- Problem -
The stretch from the line with "earthy | triclinic |" through the line with "adamantine | one perfect |" in the records below: write it out exactly, and nothing else.

(Items listed in a dataset)
┌──

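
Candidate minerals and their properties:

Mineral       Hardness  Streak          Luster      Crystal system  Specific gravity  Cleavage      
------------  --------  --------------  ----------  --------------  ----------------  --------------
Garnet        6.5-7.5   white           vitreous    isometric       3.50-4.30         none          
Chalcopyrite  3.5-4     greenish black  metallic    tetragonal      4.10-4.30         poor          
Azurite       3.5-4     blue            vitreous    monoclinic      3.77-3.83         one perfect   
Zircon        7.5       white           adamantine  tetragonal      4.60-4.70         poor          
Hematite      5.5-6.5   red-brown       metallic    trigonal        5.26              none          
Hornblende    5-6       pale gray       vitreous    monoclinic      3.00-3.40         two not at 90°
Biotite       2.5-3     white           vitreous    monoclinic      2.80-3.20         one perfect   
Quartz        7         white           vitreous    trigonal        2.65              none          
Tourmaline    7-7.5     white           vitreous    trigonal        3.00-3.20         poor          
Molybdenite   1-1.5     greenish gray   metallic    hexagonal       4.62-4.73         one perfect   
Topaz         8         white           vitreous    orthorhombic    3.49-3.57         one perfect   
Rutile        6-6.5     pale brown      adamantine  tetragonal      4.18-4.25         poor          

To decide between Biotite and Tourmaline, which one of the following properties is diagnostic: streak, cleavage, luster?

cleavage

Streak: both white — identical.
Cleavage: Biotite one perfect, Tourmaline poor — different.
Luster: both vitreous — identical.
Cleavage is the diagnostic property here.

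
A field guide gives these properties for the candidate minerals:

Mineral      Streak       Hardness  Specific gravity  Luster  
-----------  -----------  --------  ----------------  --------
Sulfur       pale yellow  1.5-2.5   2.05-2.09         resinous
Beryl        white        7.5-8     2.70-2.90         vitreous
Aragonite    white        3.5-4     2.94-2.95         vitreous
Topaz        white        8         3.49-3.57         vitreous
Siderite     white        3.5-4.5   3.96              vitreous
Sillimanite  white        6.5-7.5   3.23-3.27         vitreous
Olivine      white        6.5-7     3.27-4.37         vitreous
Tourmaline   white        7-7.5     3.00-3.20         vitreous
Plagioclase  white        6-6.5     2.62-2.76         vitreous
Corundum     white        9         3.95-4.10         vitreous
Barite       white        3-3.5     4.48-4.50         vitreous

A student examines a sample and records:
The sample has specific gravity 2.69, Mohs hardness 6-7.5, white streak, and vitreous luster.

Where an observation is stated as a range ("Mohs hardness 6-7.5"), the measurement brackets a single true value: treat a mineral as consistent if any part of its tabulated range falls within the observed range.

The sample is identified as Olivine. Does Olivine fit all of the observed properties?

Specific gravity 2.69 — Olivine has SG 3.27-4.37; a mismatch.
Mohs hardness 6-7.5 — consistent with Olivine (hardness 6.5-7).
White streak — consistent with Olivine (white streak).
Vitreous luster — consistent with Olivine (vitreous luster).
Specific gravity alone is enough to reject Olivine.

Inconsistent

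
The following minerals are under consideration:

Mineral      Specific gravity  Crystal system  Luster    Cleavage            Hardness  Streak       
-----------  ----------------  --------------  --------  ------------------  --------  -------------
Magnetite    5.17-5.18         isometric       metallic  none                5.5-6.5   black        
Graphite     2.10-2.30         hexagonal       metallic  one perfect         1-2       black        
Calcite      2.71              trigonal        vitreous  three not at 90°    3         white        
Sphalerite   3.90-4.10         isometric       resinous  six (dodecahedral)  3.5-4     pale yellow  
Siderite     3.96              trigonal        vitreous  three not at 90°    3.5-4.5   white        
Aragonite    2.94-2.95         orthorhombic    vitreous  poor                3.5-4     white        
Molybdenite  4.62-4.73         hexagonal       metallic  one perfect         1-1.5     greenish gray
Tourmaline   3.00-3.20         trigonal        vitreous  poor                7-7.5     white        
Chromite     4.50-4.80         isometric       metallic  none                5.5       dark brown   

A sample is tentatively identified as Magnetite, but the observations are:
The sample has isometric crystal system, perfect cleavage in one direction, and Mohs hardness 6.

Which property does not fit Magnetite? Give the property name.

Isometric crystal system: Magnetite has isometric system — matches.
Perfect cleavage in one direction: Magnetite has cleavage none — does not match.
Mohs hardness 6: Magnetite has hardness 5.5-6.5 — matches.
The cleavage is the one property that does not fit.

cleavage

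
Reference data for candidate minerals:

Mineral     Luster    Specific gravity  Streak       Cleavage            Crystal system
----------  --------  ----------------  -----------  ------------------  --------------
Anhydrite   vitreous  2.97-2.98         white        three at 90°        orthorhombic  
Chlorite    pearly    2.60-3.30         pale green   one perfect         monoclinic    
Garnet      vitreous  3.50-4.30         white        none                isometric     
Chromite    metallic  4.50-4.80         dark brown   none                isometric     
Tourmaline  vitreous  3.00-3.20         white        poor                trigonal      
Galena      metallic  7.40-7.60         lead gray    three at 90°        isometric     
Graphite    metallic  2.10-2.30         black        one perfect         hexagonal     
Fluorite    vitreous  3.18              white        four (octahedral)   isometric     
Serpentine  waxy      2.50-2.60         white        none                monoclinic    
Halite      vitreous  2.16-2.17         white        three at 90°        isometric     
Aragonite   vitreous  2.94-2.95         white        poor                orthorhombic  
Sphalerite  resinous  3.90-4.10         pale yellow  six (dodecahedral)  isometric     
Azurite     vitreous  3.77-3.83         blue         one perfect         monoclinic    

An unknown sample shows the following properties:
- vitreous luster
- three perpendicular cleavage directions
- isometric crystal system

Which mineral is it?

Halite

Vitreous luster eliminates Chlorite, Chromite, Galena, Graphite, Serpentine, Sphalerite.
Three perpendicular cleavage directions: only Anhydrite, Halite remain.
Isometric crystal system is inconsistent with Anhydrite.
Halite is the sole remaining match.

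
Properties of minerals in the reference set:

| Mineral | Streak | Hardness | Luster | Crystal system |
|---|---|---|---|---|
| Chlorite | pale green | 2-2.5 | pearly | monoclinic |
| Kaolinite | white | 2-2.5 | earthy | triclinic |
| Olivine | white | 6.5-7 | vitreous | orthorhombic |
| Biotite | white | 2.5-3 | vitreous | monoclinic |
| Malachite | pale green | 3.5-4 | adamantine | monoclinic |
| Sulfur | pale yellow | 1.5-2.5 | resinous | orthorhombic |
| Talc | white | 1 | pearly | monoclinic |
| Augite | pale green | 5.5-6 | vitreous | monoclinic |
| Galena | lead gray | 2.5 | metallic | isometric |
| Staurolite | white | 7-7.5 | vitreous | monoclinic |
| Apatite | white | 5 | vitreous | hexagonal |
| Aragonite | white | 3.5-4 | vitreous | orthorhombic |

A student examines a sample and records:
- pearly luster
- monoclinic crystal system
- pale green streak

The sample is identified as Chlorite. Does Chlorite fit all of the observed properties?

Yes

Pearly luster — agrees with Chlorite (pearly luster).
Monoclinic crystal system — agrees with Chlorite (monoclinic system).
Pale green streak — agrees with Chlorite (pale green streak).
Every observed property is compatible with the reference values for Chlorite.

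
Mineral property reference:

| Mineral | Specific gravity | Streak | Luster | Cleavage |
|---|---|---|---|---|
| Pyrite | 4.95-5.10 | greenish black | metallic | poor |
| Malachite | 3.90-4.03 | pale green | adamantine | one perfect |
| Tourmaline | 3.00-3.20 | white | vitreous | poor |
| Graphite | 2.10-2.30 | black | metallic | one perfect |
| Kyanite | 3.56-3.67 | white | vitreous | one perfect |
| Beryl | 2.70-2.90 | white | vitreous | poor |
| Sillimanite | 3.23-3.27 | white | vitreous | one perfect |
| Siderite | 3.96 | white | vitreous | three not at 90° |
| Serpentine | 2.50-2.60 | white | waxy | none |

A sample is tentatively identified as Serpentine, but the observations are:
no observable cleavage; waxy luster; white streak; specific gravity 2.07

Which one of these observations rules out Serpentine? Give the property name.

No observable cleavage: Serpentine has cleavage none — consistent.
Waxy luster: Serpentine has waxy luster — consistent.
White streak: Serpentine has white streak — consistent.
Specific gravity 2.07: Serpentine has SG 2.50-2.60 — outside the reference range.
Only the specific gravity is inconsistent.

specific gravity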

└──

- Your solution -
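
| Kaolinite | white | 2-2.5 | earthy | triclinic |
| Olivine | white | 6.5-7 | vitreous | orthorhombic |
| Biotite | white | 2.5-3 | vitreous | monoclinic |
| Malachite | pale green | 3.5-4 | adamantine | monoclinic |
| Sulfur | pale yellow | 1.5-2.5 | resinous | orthorhombic |
| Talc | white | 1 | pearly | monoclinic |
| Augite | pale green | 5.5-6 | vitreous | monoclinic |
| Galena | lead gray | 2.5 | metallic | isometric |
| Staurolite | white | 7-7.5 | vitreous | monoclinic |
| Apatite | white | 5 | vitreous | hexagonal |
| Aragonite | white | 3.5-4 | vitreous | orthorhombic |

A student examines a sample and records:
- pearly luster
- monoclinic crystal system
- pale green streak

The sample is identified as Chlorite. Does Chlorite fit all of the observed properties?

Yes

Pearly luster — agrees with Chlorite (pearly luster).
Monoclinic crystal system — agrees with Chlorite (monoclinic system).
Pale green streak — agrees with Chlorite (pale green streak).
Every observed property is compatible with the reference values for Chlorite.

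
Mineral property reference:

| Mineral | Specific gravity | Streak | Luster | Cleavage |
|---|---|---|---|---|
| Pyrite | 4.95-5.10 | greenish black | metallic | poor |
| Malachite | 3.90-4.03 | pale green | adamantine | one perfect |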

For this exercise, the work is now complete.